#### Aim of the exercise
Top to bottom, every record is to be copied word for word.

#### Records to use
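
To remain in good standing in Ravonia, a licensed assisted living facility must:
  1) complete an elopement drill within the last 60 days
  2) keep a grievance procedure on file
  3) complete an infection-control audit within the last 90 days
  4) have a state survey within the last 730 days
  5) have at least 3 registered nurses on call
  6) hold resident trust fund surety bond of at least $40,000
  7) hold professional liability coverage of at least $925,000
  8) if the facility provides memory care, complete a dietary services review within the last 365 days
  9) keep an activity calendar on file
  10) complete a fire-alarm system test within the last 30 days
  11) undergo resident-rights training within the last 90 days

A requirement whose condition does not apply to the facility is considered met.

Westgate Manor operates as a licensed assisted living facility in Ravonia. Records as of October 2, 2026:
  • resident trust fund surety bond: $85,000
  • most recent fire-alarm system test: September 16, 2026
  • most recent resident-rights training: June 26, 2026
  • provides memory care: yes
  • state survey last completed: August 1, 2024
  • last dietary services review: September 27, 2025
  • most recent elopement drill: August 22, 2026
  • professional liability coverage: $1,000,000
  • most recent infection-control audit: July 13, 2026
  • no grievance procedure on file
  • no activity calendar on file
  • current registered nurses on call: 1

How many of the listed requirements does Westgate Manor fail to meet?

6

1. elopement drill 41 days ago vs limit 60 → met
2. grievance procedure absent → not met
3. infection-control audit 81 days ago vs limit 90 → met
4. state survey 792 days ago vs limit 730 → not met
5. registered nurses on call 1 < 3 → not met
6. resident trust fund surety bond $85,000 ≥ $40,000 → met
7. professional liability coverage $1,000,000 ≥ $925,000 → met
8. condition 'provides memory care' holds; dietary services review 370 days ago vs limit 365 → not met
9. activity calendar absent → not met
10. fire-alarm system test 16 days ago vs limit 30 → met
11. resident-rights training 98 days ago vs limit 90 → not met
Not met: 6 of 11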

#### Exercise response
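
To remain in good standing in Ravonia, a licensed assisted living facility must:
  1) complete an elopement drill within the last 60 days
  2) keep a grievance procedure on file
  3) complete an infection-control audit within the last 90 days
  4) have a state survey within the last 730 days
  5) have at least 3 registered nurses on call
  6) hold resident trust fund surety bond of at least $40,000
  7) hold professional liability coverage of at least $925,000
  8) if the facility provides memory care, complete a dietary services review within the last 365 days
  9) keep an activity calendar on file
  10) complete a fire-alarm system test within the last 30 days
  11) undergo resident-rights training within the last 90 days

A requirement whose condition does not apply to the facility is considered met.

Westgate Manor operates as a licensed assisted living facility in Ravonia. Records as of October 2, 2026:
  • resident trust fund surety bond: $85,000
  • most recent fire-alarm system test: September 16, 2026
  • most recent resident-rights training: June 26, 2026
  • provides memory care: yes
  • state survey last completed: August 1, 2024
  • last dietary services review: September 27, 2025
  • most recent elopement drill: August 22, 2026
  • professional liability coverage: $1,000,000
  • most recent infection-control audit: July 13, 2026
  • no grievance procedure on file
  • no activity calendar on file
  • current registered nurses on call: 1

How many of the listed requirements does Westgate Manor fail to meet?

6

1. elopement drill 41 days ago vs limit 60 → met
2. grievance procedure absent → not met
3. infection-control audit 81 days ago vs limit 90 → met
4. state survey 792 days ago vs limit 730 → not met
5. registered nurses on call 1 < 3 → not met
6. resident trust fund surety bond $85,000 ≥ $40,000 → met
7. professional liability coverage $1,000,000 ≥ $925,000 → met
8. condition 'provides memory care' holds; dietary services review 370 days ago vs limit 365 → not met
9. activity calendar absent → not met
10. fire-alarm system test 16 days ago vs limit 30 → met
11. resident-rights training 98 days ago vs limit 90 → not met
Not met: 6 of 11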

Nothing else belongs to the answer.